> **Exercise**: Find each line in the records below that contains the word "control", and copy it out.

[Dataset records]

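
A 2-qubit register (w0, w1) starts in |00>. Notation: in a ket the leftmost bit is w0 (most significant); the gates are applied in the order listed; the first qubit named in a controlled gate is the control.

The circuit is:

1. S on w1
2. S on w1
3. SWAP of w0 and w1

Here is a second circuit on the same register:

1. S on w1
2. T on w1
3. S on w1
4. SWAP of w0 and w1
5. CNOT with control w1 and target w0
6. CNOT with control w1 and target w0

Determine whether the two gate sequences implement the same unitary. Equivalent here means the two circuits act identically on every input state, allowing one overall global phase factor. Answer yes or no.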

> **Solution for this problem**:
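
A 2-qubit register (w0, w1) starts in |00>. Notation: in a ket the leftmost bit is w0 (most significant); the gates are applied in the order listed; the first qubit named in a controlled gate is the control.
5. CNOT with control w1 and target w0
6. CNOT with control w1 and target w0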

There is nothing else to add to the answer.